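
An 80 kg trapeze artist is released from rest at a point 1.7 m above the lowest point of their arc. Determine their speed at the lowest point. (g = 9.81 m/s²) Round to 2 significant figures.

By conservation of mechanical energy, mgh = ½mv²
v = √(2gh) = √(2 × 9.81 × 1.7) = √33.354 = 5.775 m/s

v = 5.8 m/s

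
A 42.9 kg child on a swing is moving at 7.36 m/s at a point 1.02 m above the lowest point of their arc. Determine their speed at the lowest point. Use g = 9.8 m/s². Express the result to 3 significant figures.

v = 8.61 m/s

Mechanical energy is conserved (no friction): ½mv₀² + mgh = ½mv²
v² = v₀² + 2gh = (7.36)² + 2(9.8)(1.02) = 74.162
v = √74.162 = 8.612 m/s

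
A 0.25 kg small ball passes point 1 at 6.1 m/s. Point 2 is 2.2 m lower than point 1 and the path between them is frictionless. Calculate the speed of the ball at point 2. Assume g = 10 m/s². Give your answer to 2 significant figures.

Energy conservation between the two points: ½mv₀² + mgh = ½mv²
v² = v₀² + 2gh = (6.1)² + 2(10)(2.2) = 81.210
v = √81.210 = 9.012 m/s

v = 9.0 m/s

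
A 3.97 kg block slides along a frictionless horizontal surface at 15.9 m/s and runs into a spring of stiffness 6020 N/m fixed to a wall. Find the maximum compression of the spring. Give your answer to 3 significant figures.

At max compression the block is momentarily at rest: ½mv² = ½kx²
x = v√(m/k) = 15.9 × √(3.97/6020) = 0.4083 m

x = 0.408 m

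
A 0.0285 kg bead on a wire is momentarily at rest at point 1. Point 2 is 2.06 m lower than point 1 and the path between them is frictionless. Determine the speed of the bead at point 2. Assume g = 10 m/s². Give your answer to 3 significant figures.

Energy conservation between the two points: mgh = ½mv²
v = √(2gh) = √(2 × 10 × 2.06) = √41.200 = 6.419 m/s

v = 6.42 m/s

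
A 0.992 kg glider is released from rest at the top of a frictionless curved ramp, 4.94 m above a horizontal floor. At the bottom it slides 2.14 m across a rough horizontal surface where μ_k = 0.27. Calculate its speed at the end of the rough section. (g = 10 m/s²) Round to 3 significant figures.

Applying the work–energy principle:
mgh = ½mv² + μ_k m g d
W_f = μ_k mg d = (0.27)(0.992)(10)(2.14) = 5.732 J
½mv² = mgh − W_f = 49.005 − 5.732 = 43.273 J
v = √(2 × 43.273/0.992) = 9.340 m/s

v = 9.34 m/s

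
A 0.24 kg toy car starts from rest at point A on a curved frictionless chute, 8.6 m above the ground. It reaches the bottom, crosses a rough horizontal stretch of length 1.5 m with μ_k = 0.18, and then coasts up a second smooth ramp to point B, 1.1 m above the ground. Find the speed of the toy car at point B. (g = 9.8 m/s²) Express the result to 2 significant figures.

Energy at A: mgh₁ = (0.24)(9.8)(8.6) = 20.227 J
Friction loss: W_f = μ_k mg d = 0.6350 J
At B: ½mv² + mgh₂ = mgh₁ − W_f
½mv² = 20.227 − 0.6350 − 2.5872 = 17.005 J
v = √(2 × 17.005/0.24) = 11.90 m/s

v = 12 m/s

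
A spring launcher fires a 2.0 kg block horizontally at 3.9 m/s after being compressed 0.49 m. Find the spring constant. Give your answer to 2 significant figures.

k = 130 N/m

½kx² = ½mv²
k = mv²/x² = (2.0)(3.9)²/(0.49)² = 126.7 N/m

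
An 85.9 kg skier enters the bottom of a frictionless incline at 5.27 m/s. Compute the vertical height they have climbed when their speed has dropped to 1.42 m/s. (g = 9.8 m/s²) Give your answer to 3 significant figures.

Energy balance between the two points: ½mv₁² = ½mv₂² + mgh
h = (v₁² − v₂²)/(2g) = (5.27² − 1.42²)/(2 × 9.8) = 1.314 m

h = 1.31 m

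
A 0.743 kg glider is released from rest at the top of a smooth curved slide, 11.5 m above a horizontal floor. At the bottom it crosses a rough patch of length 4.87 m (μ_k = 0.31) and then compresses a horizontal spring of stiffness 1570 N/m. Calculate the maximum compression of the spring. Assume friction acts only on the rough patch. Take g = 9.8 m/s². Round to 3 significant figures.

x = 0.304 m

Initial energy: E₁ = mgh = (0.743)(9.8)(11.5) = 83.736 J
Friction removes W_f = μ_k mg d = (0.31)(0.743)(9.8)(4.87) = 10.99 J
Energy reaching the spring: E = 83.736 − 10.99 = 72.743 J
At max compression ½kx² = E ⇒ x = √(2E/k) = √(2 × 72.743/1570) = 0.3044 m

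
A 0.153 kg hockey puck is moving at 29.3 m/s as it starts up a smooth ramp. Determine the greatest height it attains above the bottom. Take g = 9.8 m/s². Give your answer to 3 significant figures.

Setting KE at the bottom equal to PE gained: ½mv² = mgh
h = v²/(2g) = 29.3²/(2 × 9.8) = 43.80 m

h = 43.8 m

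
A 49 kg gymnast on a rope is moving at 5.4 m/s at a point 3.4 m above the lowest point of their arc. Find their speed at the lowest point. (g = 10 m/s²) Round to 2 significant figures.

Equating total energy at the two states: ½mv₀² + mgh = ½mv²
v² = v₀² + 2gh = (5.4)² + 2(10)(3.4) = 97.160
v = √97.160 = 9.857 m/s

v = 9.9 m/s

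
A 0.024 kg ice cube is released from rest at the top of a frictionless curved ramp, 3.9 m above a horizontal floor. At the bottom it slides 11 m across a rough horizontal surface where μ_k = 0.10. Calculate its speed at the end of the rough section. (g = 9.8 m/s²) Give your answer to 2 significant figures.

v = 7.4 m/s

Energy bookkeeping (friction removes W_f = μ_k N d):
mgh = ½mv² + μ_k m g d
W_f = μ_k mg d = (0.10)(0.024)(9.8)(11) = 0.2587 J
½mv² = mgh − W_f = 0.91728 − 0.2587 = 0.65856 J
v = √(2 × 0.65856/0.024) = 7.408 m/s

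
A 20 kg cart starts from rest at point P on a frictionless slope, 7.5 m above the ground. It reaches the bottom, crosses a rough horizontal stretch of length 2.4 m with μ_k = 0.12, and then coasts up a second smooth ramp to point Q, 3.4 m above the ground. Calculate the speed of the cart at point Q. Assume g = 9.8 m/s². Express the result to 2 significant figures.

v = 8.6 m/s

Energy at P: mgh₁ = (20)(9.8)(7.5) = 1470.0 J
Friction loss: W_f = μ_k mg d = 56.45 J
At Q: ½mv² + mgh₂ = mgh₁ − W_f
½mv² = 1470.0 − 56.45 − 666.40 = 747.15 J
v = √(2 × 747.15/20) = 8.644 m/s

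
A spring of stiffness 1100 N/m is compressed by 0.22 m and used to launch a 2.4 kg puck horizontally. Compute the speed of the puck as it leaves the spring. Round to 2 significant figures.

Spring PE converts entirely to kinetic energy: ½kx² = ½mv²
v = x√(k/m) = 0.22 × √(1100/2.4) = 4.710 m/s

v = 4.7 m/s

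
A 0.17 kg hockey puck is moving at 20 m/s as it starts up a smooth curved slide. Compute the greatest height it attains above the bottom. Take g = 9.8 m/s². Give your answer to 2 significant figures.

Setting KE at the bottom equal to PE gained: ½mv² = mgh
h = v²/(2g) = 20²/(2 × 9.8) = 20.41 m

h = 20 m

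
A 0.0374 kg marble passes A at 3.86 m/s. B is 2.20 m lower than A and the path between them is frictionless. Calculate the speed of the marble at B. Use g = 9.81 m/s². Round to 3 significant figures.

By conservation of mechanical energy, ½mv₀² + mgh = ½mv²
v² = v₀² + 2gh = (3.86)² + 2(9.81)(2.20) = 58.064
v = √58.064 = 7.620 m/s

v = 7.62 m/s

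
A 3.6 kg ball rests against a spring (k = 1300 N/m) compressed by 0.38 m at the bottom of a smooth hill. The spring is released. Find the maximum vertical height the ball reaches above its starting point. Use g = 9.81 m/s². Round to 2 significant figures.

h = 2.7 m

All spring PE becomes gravitational PE at the highest point: ½kx² = mgh
h = kx²/(2mg) = (1300)(0.38)²/(2 × 3.6 × 9.81) = 2.658 m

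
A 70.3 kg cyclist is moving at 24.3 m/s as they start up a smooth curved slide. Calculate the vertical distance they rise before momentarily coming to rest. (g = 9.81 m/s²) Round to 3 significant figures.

h = 30.1 m

By energy conservation, ½mv² = mgh
h = v²/(2g) = 24.3²/(2 × 9.81) = 30.10 m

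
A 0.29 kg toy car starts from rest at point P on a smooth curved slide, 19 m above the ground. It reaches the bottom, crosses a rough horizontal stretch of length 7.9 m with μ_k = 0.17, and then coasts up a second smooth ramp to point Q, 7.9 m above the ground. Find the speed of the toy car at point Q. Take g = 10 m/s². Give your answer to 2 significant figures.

Energy at P: mgh₁ = (0.29)(10)(19) = 55.100 J
Friction loss: W_f = μ_k mg d = 3.895 J
At Q: ½mv² + mgh₂ = mgh₁ − W_f
½mv² = 55.100 − 3.895 − 22.910 = 28.295 J
v = √(2 × 28.295/0.29) = 13.97 m/s

v = 14 m/s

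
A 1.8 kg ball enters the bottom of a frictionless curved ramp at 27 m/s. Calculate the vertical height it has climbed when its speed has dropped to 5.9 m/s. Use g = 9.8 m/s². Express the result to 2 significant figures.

Conservation of energy: ½mv₁² = ½mv₂² + mgh
h = (v₁² − v₂²)/(2g) = (27² − 5.9²)/(2 × 9.8) = 35.42 m

h = 35 m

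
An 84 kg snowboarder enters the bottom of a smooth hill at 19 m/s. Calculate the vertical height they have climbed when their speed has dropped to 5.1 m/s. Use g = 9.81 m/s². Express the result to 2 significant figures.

h = 17 m

Conservation of energy: ½mv₁² = ½mv₂² + mgh
h = (v₁² − v₂²)/(2g) = (19² − 5.1²)/(2 × 9.81) = 17.07 m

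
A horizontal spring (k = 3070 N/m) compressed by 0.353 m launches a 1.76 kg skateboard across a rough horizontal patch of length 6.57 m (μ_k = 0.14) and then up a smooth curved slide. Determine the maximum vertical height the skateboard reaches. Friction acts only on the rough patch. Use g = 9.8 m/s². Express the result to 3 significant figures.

h = 10.2 m

Spring energy: E₀ = ½kx² = ½(3070)(0.353)² = 191.27 J
Friction: W_f = μ_k mg d = (0.14)(1.76)(9.8)(6.57) = 15.86 J
Energy at base of ramp: E = 191.27 − 15.86 = 175.41 J
At max height all remaining energy is PE: mgh = E ⇒ h = E/(mg) = 175.41/(1.76 × 9.8) = 10.17 m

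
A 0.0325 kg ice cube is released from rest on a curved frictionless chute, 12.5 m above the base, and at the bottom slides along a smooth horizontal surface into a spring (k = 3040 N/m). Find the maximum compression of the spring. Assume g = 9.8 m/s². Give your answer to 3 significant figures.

At max compression the cube is momentarily at rest: mgh = ½kx²
x = √(2mgh/k) = √(2 × 0.0325 × 9.8 × 12.5 / 3040) = 0.05118 m

x = 0.0512 m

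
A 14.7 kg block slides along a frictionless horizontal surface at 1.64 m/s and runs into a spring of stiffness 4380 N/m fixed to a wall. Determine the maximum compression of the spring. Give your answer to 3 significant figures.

x = 0.0950 m

At max compression the block is momentarily at rest: ½mv² = ½kx²
x = v√(m/k) = 1.64 × √(14.7/4380) = 0.09501 m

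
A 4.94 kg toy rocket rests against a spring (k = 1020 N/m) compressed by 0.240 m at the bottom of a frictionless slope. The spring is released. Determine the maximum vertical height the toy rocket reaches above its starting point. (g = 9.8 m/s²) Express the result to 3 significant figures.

At maximum height the toy rocket is at rest, so ½kx² = mgh
h = kx²/(2mg) = (1020)(0.240)²/(2 × 4.94 × 9.8) = 0.6068 m

h = 0.607 m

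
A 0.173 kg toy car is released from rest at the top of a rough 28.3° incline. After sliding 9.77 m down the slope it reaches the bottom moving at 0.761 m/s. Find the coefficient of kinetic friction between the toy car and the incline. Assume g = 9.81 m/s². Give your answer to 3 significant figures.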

▶ _What you need to do_
Begin with the line holding "A 4.94 kg toy" and end with the last line of the material. Write out those lines exactly, and only those.

▶ _Result_
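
A 4.94 kg toy rocket rests against a spring (k = 1020 N/m) compressed by 0.240 m at the bottom of a frictionless slope. The spring is released. Determine the maximum vertical height the toy rocket reaches above its starting point. (g = 9.8 m/s²) Express the result to 3 significant figures.

At maximum height the toy rocket is at rest, so ½kx² = mgh
h = kx²/(2mg) = (1020)(0.240)²/(2 × 4.94 × 9.8) = 0.6068 m

h = 0.607 m

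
A 0.173 kg toy car is released from rest at the top of a rough 28.3° incline. After sliding 9.77 m down the slope it reaches the bottom moving at 0.761 m/s. Find the coefficient of kinetic friction between the toy car and the incline. Assume g = 9.81 m/s². Give your answer to 3 significant figures.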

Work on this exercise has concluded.